- _Problem statement_: Would you write out the lines from the one containing "Find the residual" to the end of the records below, exactly and in full, please?

Start of Input

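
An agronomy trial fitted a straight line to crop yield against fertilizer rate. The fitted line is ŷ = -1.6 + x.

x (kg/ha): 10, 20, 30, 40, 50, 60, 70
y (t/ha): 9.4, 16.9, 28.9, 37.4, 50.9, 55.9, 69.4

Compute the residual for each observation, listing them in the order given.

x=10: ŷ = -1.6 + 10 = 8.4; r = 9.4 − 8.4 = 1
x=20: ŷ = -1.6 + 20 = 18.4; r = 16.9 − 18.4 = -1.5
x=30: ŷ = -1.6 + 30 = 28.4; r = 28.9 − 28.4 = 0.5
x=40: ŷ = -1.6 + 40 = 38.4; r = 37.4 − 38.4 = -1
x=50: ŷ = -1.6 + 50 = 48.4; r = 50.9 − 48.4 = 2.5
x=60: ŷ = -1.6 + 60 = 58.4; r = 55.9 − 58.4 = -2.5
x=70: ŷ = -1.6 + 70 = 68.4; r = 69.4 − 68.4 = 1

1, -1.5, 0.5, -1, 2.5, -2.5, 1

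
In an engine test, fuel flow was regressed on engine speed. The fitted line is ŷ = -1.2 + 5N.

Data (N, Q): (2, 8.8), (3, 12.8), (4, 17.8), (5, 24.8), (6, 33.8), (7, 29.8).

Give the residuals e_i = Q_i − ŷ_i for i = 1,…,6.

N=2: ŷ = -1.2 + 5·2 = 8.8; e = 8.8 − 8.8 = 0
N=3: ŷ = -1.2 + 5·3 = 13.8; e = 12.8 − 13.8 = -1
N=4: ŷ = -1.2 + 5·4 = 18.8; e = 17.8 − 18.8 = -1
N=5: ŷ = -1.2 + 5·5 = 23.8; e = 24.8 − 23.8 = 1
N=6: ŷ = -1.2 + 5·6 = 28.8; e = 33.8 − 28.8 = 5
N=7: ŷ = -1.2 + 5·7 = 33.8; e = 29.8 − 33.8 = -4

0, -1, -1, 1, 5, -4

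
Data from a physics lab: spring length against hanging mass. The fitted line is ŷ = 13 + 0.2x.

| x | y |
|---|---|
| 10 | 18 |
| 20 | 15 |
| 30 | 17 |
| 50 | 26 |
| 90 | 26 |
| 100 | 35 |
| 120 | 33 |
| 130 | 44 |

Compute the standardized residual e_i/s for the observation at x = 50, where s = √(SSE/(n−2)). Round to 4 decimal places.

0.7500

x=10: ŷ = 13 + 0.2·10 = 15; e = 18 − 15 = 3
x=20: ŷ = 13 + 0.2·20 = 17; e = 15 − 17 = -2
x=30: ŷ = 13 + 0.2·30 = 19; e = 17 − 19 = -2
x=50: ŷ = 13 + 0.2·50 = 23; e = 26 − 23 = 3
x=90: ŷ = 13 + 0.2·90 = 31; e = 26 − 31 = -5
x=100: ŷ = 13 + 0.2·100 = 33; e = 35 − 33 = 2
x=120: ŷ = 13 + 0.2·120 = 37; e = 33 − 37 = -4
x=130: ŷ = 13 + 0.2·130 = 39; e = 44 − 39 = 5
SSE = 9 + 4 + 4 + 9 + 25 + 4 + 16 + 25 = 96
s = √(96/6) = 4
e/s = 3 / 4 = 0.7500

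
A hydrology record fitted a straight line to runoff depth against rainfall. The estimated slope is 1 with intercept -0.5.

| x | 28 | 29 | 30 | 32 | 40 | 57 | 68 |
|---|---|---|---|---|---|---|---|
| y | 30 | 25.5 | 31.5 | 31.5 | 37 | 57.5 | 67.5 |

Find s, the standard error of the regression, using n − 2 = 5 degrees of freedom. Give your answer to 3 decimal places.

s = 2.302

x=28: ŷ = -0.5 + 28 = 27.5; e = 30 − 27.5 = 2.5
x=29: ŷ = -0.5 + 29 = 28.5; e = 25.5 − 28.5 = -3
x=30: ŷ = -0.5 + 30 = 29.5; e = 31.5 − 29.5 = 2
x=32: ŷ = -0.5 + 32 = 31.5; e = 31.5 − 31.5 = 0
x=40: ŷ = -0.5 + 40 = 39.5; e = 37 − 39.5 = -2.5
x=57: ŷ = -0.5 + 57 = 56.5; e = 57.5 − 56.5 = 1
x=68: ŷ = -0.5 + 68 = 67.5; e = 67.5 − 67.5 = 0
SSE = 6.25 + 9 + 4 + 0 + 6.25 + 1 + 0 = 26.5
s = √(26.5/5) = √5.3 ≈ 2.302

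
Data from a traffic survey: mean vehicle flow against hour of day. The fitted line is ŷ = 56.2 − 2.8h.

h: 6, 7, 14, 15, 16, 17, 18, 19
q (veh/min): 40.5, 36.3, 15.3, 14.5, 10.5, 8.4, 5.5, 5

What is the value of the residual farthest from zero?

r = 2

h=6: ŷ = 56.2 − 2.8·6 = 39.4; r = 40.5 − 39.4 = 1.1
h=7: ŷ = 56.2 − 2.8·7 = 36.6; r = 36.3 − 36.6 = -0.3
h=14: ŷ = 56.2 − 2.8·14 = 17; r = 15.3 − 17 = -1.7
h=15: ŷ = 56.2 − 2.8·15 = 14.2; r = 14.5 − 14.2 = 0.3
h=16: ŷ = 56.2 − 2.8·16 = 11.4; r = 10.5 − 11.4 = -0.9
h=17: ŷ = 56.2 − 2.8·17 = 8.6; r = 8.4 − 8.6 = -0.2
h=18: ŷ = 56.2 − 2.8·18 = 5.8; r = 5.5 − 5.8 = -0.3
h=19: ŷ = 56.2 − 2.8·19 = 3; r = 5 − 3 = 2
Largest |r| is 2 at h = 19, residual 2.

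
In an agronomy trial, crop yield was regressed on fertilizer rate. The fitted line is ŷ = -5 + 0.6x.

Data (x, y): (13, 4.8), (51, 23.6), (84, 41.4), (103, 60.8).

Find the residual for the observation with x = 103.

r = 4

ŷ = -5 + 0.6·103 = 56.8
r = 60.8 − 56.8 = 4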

End of Input

- _Your response_:
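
Find the residual for the observation with x = 103.

r = 4

ŷ = -5 + 0.6·103 = 56.8
r = 60.8 − 56.8 = 4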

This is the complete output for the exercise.